EXERCISE OBJECTIVE: Look below for the line containing "M/M/3: λ = 34.7/hr, μ". Output it and each remaining line of the entries exactly, and nothing else.

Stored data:

+++

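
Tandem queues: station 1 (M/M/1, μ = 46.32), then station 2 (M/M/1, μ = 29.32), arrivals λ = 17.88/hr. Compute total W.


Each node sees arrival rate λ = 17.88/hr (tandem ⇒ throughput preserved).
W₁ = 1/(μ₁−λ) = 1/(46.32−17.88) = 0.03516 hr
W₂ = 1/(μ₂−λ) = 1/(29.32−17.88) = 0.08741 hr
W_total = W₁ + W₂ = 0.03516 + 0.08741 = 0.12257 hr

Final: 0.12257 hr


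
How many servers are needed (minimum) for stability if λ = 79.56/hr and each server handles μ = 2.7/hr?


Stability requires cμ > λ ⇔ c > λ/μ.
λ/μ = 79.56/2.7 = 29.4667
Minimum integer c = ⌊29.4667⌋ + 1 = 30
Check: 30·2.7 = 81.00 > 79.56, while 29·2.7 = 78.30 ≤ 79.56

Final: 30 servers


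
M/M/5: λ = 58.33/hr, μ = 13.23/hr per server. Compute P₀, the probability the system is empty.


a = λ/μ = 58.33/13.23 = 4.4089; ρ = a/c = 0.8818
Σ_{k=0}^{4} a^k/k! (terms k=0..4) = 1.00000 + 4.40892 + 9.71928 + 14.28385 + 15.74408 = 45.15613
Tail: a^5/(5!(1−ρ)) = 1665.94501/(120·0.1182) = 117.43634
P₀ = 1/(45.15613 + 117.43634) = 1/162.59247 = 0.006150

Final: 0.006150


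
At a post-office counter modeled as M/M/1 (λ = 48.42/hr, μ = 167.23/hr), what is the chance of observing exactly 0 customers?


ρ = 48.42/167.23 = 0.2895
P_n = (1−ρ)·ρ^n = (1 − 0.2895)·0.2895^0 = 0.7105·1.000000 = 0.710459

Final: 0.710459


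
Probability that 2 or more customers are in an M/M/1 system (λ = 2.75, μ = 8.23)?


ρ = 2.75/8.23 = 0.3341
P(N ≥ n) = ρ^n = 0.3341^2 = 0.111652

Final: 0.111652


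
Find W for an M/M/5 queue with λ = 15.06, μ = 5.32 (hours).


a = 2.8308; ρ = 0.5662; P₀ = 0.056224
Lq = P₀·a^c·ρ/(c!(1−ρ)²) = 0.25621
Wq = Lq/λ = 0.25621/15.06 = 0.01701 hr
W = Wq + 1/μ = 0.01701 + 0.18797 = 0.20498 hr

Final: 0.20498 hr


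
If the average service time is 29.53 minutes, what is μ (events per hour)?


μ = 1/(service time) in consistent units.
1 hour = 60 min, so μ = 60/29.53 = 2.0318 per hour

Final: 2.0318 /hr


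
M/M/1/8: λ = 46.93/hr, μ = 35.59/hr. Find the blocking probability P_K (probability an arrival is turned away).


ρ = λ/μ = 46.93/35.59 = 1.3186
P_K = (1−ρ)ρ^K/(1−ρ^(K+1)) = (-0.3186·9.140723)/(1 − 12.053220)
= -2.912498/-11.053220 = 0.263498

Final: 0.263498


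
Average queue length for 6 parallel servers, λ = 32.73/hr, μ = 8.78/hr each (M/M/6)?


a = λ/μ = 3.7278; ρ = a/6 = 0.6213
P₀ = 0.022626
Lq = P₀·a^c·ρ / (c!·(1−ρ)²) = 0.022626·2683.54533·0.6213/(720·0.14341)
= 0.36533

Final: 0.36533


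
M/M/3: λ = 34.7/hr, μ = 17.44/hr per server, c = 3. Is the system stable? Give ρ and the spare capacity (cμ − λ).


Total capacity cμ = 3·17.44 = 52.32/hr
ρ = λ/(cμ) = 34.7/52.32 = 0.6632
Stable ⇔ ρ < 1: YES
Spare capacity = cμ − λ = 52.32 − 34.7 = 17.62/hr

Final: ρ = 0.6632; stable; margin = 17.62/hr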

+++

ANSWER AREA:
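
M/M/3: λ = 34.7/hr, μ = 17.44/hr per server, c = 3. Is the system stable? Give ρ and the spare capacity (cμ − λ).


Total capacity cμ = 3·17.44 = 52.32/hr
ρ = λ/(cμ) = 34.7/52.32 = 0.6632
Stable ⇔ ρ < 1: YES
Spare capacity = cμ − λ = 52.32 − 34.7 = 17.62/hr

Final: ρ = 0.6632; stable; margin = 17.62/hr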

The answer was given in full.